Collected data entries:
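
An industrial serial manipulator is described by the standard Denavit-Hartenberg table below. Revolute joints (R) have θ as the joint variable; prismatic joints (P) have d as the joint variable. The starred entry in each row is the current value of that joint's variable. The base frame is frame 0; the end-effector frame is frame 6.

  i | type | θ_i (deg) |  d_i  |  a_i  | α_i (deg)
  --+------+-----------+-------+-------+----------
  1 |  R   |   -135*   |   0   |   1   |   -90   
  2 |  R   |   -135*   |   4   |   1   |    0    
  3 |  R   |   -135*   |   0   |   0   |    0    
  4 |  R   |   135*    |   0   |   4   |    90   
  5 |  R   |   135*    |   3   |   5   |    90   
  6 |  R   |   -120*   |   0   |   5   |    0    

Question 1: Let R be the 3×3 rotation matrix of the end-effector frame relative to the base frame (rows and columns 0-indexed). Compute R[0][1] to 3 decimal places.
-0.123

End-effector y-axis (col 1 of R) = (-0.1232,-0.9892,-0.0795)
R[0][1] = -0.1232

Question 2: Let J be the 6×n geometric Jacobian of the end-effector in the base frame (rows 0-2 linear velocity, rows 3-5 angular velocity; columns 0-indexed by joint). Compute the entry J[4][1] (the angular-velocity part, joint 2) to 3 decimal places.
-0.707

axis z_1 = (0.7071,-0.7071,0.0000); lever o_n−o_1 = (5.0295,-3.1274,3.2261)
cross product → J_v[:, 1] = (-2.2812,-2.2812,1.3450)
J_ω[:, 1] = z_1
entry J[4][1] = -0.7071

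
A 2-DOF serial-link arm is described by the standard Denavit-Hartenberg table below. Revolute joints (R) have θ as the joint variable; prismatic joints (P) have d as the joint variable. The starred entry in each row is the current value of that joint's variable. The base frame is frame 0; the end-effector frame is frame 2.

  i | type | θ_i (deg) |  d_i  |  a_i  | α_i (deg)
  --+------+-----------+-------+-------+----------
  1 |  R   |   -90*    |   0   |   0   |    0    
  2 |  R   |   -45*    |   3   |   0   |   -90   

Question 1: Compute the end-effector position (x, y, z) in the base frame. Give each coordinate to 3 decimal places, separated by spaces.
after link 1: o_1 = (0.0000, 0.0000, 0.0000)
after link 2: o_2 = (0.0000, 0.0000, 3.0000)

0.000 0.000 3.000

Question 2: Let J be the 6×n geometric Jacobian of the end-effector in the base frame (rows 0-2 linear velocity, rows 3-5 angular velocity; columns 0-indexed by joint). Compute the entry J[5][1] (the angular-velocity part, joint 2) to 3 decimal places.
axis z_1 = (0.0000,0.0000,1.0000); lever o_n−o_1 = (0.0000,0.0000,3.0000)
cross product → J_v[:, 1] = (0.0000,0.0000,0.0000)
J_ω[:, 1] = z_1
entry J[5][1] = 1.0000

1.000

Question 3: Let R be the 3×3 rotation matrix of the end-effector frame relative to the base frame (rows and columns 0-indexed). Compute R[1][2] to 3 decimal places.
End-effector z-axis (col 2 of R) = (0.7071,-0.7071,0.0000)
R[1][2] = -0.7071

-0.707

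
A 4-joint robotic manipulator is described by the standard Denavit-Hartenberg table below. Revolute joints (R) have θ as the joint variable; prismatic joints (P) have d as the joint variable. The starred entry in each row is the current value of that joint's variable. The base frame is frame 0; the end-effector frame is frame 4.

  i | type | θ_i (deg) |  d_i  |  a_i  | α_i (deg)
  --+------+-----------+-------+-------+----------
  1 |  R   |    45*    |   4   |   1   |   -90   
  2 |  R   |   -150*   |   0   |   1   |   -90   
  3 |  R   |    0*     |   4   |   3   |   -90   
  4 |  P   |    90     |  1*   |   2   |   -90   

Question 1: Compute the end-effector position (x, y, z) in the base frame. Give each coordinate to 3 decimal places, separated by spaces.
-0.328 -1.742 7.732

after link 1: o_1 = (0.7071, 0.7071, 4.0000)
after link 2: o_2 = (0.0947, 0.0947, 4.5000)
after link 3: o_3 = (-0.3282, -0.3282, 9.4641)
after link 4: o_4 = (-0.3282, -1.7424, 7.7321)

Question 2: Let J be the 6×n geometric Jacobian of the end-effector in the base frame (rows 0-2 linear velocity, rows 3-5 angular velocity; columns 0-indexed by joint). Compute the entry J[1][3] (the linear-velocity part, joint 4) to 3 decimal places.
prismatic axis z_3 = (0.7071,-0.7071,0.0000)
J_v[:, 3] = z_3; J_ω[:, 3] = (0,0,0)
entry J[1][3] = -0.7071

-0.707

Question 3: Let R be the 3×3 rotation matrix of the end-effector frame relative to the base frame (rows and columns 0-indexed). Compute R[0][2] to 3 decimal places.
0.612

End-effector z-axis (col 2 of R) = (0.6124,0.6124,-0.5000)
R[0][2] = 0.6124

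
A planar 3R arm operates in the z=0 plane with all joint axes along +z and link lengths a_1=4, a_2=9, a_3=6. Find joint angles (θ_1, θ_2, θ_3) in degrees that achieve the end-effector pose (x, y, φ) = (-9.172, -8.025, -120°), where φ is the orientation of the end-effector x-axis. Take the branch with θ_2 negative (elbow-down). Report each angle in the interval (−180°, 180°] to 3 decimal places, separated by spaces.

wrist centre = target − a_3·(cos φ, sin φ) = (-6.1720, -2.8288)
cos θ_2 = (46.0960−4²−9²)/(2·4·9) = -0.7070; θ_2 = -134.9914° (elbow-down)
β = atan2(-2.8288,-6.1720) = -155.3763°; ψ = atan2(-6.3649,-2.3630) = -110.3677°
θ_1 = β − ψ = -45.0087°
θ_3 = φ − θ_1 − θ_2 = 60.0000° (wrapped to (-180°,180°])

-45.009 -134.991 60.000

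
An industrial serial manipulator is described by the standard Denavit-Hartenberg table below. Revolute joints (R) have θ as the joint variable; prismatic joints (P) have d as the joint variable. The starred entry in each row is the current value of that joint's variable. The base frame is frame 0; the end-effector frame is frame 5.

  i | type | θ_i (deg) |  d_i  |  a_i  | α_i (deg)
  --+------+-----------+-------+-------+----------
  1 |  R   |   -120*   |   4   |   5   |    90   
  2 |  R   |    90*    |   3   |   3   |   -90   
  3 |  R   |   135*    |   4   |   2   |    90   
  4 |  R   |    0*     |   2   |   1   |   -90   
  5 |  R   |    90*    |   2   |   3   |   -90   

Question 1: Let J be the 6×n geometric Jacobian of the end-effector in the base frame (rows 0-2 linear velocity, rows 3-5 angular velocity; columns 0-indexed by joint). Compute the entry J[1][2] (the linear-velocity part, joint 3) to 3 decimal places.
1.414

axis z_2 = (0.5000,0.8660,0.0000); lever o_n−o_2 = (4.2247,4.4890,-2.8284)
cross product → J_v[:, 2] = (-2.4495,1.4142,-1.4142)
J_ω[:, 2] = z_2
entry J[1][2] = 1.4142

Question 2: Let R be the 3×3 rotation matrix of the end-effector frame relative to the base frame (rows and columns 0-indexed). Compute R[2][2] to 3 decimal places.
End-effector z-axis (col 2 of R) = (-0.6124,0.3536,0.7071)
R[2][2] = 0.7071

0.707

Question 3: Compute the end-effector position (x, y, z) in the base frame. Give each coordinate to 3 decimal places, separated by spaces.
after link 1: o_1 = (-2.5000, -4.3301, 4.0000)
after link 2: o_2 = (-5.0981, -2.8301, 7.0000)
after link 3: o_3 = (-1.8733, -0.0731, 5.5858)
after link 4: o_4 = (-0.0362, -1.1338, 6.2929)
after link 5: o_5 = (-0.8733, 1.6589, 4.1716)

-0.873 1.659 4.172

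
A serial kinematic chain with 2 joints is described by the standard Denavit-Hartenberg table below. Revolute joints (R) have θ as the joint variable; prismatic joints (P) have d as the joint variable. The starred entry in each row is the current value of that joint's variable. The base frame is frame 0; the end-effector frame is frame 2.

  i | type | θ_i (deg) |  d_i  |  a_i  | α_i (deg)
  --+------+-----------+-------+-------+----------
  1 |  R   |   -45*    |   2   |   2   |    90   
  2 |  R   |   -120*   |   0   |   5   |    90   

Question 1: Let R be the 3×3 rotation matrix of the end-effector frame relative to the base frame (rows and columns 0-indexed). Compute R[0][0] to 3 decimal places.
End-effector x-axis (col 0 of R) = (-0.3536,0.3536,-0.8660)
R[0][0] = -0.3536

-0.354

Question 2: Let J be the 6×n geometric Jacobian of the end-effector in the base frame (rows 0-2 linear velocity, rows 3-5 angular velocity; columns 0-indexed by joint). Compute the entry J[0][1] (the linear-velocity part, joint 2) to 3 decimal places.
3.062

axis z_1 = (-0.7071,-0.7071,0.0000); lever o_n−o_1 = (-1.7678,1.7678,-4.3301)
cross product → J_v[:, 1] = (3.0619,-3.0619,-2.5000)
J_ω[:, 1] = z_1
entry J[0][1] = 3.0619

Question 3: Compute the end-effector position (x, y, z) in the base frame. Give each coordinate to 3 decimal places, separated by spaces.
-0.354 0.354 -2.330

after link 1: o_1 = (1.4142, -1.4142, 2.0000)
after link 2: o_2 = (-0.3536, 0.3536, -2.3301)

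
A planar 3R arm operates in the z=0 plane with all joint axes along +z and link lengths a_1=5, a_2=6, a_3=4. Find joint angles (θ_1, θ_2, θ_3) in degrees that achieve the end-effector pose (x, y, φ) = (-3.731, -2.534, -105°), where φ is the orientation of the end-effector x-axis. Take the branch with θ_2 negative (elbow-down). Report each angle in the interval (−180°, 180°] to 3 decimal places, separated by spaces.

wrist centre = target − a_3·(cos φ, sin φ) = (-2.6957, 1.3297)
cos θ_2 = (9.0350−5²−6²)/(2·5·6) = -0.8661; θ_2 = -150.0066° (elbow-down)
β = atan2(1.3297,-2.6957) = 153.7445°; ψ = atan2(-2.9994,-0.1965) = -93.7482°
θ_1 = β − ψ = 247.4927°
θ_3 = φ − θ_1 − θ_2 = 157.5138° (wrapped to (-180°,180°])

-112.507 -150.007 157.514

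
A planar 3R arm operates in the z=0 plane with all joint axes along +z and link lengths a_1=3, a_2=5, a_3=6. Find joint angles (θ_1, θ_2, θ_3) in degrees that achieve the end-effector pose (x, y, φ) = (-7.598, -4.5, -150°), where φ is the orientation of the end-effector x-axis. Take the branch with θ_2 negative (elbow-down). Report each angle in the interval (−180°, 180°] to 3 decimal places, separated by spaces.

-29.997 -150.001 29.998

wrist centre = target − a_3·(cos φ, sin φ) = (-2.4018, -1.5000)
cos θ_2 = (8.0189−3²−5²)/(2·3·5) = -0.8660; θ_2 = -150.0014° (elbow-down)
β = atan2(-1.5000,-2.4018) = -148.0144°; ψ = atan2(-2.4999,-1.3302) = -118.0173°
θ_1 = β − ψ = -29.9971°
θ_3 = φ − θ_1 − θ_2 = 29.9985° (wrapped to (-180°,180°])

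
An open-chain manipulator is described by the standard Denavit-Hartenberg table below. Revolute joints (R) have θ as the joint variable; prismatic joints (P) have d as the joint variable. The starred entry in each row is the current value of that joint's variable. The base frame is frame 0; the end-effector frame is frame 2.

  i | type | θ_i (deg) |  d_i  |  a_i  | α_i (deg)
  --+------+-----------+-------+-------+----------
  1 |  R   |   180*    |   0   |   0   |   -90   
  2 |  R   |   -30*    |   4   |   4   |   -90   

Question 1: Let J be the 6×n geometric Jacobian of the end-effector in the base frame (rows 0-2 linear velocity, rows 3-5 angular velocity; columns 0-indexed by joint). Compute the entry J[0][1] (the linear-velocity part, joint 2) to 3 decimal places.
axis z_1 = (-0.0000,-1.0000,0.0000); lever o_n−o_1 = (-3.4641,-4.0000,2.0000)
cross product → J_v[:, 1] = (-2.0000,0.0000,-3.4641)
J_ω[:, 1] = z_1
entry J[0][1] = -2.0000

-2.000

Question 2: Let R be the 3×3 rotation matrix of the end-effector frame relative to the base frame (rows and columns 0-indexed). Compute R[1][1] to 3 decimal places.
End-effector y-axis (col 1 of R) = (0.0000,1.0000,-0.0000)
R[1][1] = 1.0000

1.000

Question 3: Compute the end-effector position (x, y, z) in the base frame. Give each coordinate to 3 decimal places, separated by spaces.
-3.464 -4.000 2.000

after link 1: o_1 = (0.0000, 0.0000, 0.0000)
after link 2: o_2 = (-3.4641, -4.0000, 2.0000)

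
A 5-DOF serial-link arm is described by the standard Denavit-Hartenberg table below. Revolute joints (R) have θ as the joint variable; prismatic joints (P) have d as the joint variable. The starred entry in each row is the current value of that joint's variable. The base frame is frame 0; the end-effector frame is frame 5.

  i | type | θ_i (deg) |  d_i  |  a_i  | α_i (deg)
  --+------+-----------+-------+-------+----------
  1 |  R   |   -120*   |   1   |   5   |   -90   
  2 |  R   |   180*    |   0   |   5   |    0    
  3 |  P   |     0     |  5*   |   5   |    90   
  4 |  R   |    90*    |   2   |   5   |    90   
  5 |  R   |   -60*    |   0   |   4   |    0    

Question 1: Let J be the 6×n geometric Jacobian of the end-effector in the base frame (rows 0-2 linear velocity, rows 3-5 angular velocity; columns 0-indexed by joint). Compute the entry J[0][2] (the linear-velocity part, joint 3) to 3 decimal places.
0.866

prismatic axis z_2 = (0.8660,-0.5000,0.0000)
J_v[:, 2] = z_2; J_ω[:, 2] = (0,0,0)
entry J[0][2] = 0.8660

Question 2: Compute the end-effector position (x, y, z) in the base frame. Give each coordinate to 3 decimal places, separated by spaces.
after link 1: o_1 = (-2.5000, -4.3301, 1.0000)
after link 2: o_2 = (0.0000, -0.0000, 1.0000)
after link 3: o_3 = (6.8301, 1.8301, 1.0000)
after link 4: o_4 = (11.1603, -0.6699, -1.0000)
after link 5: o_5 = (12.8923, -1.6699, 2.4641)

12.892 -1.670 2.464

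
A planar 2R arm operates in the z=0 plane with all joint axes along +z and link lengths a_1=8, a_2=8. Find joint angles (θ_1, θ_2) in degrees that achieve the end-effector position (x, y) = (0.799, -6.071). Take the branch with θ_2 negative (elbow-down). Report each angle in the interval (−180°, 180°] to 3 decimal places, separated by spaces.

cos θ_2 = (37.4954−8²−8²)/(2·8·8) = -0.7071; θ_2 = -134.9968° (elbow-down)
β = atan2(-6.0710,0.7990) = -82.5024°; ψ = atan2(-5.6572,2.3435) = -67.4984°
θ_1 = β − ψ = -15.0041°

-15.004 -134.997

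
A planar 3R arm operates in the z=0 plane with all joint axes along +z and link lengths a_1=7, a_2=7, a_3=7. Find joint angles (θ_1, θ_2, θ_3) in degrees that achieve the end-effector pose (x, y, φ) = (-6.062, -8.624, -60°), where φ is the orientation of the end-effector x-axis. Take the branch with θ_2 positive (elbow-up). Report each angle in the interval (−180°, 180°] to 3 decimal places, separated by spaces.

149.997 90.003 60.000

wrist centre = target − a_3·(cos φ, sin φ) = (-9.5620, -2.5618)
cos θ_2 = (97.9948−7²−7²)/(2·7·7) = -0.0001; θ_2 = 90.0031° (elbow-up)
β = atan2(-2.5618,-9.5620) = -165.0017°; ψ = atan2(7.0000,6.9996) = 45.0015°
θ_1 = β − ψ = -210.0032°
θ_3 = φ − θ_1 − θ_2 = 60.0002° (wrapped to (-180°,180°])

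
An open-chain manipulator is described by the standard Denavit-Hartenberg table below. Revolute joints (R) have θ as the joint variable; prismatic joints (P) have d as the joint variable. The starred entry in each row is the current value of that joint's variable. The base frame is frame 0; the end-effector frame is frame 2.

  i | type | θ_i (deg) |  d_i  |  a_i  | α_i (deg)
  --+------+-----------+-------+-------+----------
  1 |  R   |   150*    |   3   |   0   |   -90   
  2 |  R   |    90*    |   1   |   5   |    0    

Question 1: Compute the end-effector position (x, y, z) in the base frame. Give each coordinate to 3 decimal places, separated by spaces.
after link 1: o_1 = (0.0000, 0.0000, 3.0000)
after link 2: o_2 = (-0.5000, -0.8660, -2.0000)

-0.500 -0.866 -2.000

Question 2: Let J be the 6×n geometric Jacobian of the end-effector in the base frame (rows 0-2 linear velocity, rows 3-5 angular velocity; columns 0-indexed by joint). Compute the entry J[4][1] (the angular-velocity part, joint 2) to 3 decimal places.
-0.866

axis z_1 = (-0.5000,-0.8660,0.0000); lever o_n−o_1 = (-0.5000,-0.8660,-5.0000)
cross product → J_v[:, 1] = (4.3301,-2.5000,-0.0000)
J_ω[:, 1] = z_1
entry J[4][1] = -0.8660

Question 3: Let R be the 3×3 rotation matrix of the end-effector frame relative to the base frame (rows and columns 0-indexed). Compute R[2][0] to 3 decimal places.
-1.000

End-effector x-axis (col 0 of R) = (-0.0000,-0.0000,-1.0000)
R[2][0] = -1.0000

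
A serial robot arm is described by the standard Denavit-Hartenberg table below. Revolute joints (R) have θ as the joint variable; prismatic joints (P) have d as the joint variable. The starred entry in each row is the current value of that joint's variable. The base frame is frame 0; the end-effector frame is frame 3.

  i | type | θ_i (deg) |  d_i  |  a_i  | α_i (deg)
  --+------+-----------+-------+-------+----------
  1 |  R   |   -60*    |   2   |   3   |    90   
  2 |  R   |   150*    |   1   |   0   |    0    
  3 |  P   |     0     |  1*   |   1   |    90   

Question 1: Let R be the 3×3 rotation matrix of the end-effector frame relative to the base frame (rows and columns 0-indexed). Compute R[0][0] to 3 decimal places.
-0.433

End-effector x-axis (col 0 of R) = (-0.4330,0.7500,0.5000)
R[0][0] = -0.4330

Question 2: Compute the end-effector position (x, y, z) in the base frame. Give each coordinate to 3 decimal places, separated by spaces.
after link 1: o_1 = (1.5000, -2.5981, 2.0000)
after link 2: o_2 = (0.6340, -3.0981, 2.0000)
after link 3: o_3 = (-0.6651, -2.8481, 2.5000)

-0.665 -2.848 2.500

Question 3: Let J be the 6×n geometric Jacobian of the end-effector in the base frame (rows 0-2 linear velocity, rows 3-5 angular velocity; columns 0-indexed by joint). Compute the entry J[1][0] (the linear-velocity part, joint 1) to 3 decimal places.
axis z_0 = ẑ; lever o_n−o_0 = (-0.6651,-2.8481,2.5000)
cross product → J_v[:, 0] = (2.8481,-0.6651,0.0000)
J_ω[:, 0] = z_0
entry J[1][0] = -0.6651

-0.665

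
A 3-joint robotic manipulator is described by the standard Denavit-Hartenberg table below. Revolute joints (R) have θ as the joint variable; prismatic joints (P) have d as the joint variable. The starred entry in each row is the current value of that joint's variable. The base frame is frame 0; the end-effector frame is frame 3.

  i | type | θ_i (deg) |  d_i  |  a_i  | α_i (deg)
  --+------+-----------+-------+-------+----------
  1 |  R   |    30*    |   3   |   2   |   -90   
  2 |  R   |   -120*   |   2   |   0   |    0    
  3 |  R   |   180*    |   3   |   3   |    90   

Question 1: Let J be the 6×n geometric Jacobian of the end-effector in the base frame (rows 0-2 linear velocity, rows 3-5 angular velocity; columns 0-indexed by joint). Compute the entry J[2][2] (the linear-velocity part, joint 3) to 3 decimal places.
axis z_2 = (-0.5000,0.8660,0.0000); lever o_n−o_2 = (-0.2010,3.3481,-2.5981)
cross product → J_v[:, 2] = (-2.2500,-1.2990,-1.5000)
J_ω[:, 2] = z_2
entry J[2][2] = -1.5000

-1.500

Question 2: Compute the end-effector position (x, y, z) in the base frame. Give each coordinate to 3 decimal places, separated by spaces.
after link 1: o_1 = (1.7321, 1.0000, 3.0000)
after link 2: o_2 = (0.7321, 2.7321, 3.0000)
after link 3: o_3 = (0.5311, 6.0801, 0.4019)

0.531 6.080 0.402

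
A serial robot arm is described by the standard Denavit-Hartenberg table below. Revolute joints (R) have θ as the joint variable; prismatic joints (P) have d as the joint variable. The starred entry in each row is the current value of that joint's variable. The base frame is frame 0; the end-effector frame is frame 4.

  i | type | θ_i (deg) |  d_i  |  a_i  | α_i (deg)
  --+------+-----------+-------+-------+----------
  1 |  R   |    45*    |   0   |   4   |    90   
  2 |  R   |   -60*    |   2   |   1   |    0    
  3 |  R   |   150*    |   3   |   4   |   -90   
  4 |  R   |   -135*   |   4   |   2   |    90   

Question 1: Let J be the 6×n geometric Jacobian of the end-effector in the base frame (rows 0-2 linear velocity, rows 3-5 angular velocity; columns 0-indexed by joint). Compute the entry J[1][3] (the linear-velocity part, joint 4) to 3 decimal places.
axis z_3 = (-0.7071,-0.7071,-0.0000); lever o_n−o_3 = (-1.8284,-3.8284,-1.4142)
cross product → J_v[:, 3] = (1.0000,-1.0000,1.4142)
J_ω[:, 3] = z_3
entry J[1][3] = -1.0000

-1.000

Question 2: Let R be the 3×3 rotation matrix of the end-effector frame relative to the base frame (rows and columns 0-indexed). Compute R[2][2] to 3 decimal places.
-0.707

End-effector z-axis (col 2 of R) = (-0.5000,0.5000,-0.7071)
R[2][2] = -0.7071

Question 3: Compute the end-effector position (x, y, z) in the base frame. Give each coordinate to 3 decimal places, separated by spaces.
after link 1: o_1 = (2.8284, 2.8284, 0.0000)
after link 2: o_2 = (4.5962, 1.7678, -0.8660)
after link 3: o_3 = (6.7175, -0.3536, 3.1340)
after link 4: o_4 = (4.8891, -4.1820, 1.7198)

4.889 -4.182 1.720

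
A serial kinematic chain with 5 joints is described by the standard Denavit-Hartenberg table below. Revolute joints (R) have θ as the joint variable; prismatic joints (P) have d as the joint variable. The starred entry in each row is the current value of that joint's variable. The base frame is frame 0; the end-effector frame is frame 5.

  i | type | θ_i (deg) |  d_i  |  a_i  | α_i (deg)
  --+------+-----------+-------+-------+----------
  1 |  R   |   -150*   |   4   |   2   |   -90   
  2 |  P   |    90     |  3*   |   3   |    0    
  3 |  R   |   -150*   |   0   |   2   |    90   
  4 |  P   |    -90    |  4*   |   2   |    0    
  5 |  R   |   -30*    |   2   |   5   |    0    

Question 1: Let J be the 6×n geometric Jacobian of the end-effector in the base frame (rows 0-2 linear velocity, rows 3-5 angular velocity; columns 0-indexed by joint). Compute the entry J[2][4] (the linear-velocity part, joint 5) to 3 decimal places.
axis z_4 = (0.7500,0.4330,0.5000); lever o_n−o_4 = (0.4175,5.2410,-1.1651)
cross product → J_v[:, 4] = (-3.1250,1.0825,3.7500)
J_ω[:, 4] = z_4
entry J[2][4] = 3.7500

3.750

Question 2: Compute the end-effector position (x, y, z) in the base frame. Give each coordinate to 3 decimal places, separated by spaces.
1.319 4.607 3.567

after link 1: o_1 = (-1.7321, -1.0000, 4.0000)
after link 2: o_2 = (-0.2321, -3.5981, 1.0000)
after link 3: o_3 = (-1.0981, -4.0981, 2.7321)
after link 4: o_4 = (0.9019, -0.6340, 4.7321)
after link 5: o_5 = (1.3194, 4.6071, 3.5670)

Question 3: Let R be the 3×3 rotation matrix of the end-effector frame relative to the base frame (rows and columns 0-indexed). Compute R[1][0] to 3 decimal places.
0.875

End-effector x-axis (col 0 of R) = (-0.2165,0.8750,-0.4330)
R[1][0] = 0.8750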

## [WHAT YOU HAVE TO DO]
All that is needed is how many lines of the data contain "industrial", stated as a number.

## [SOLUTION]
2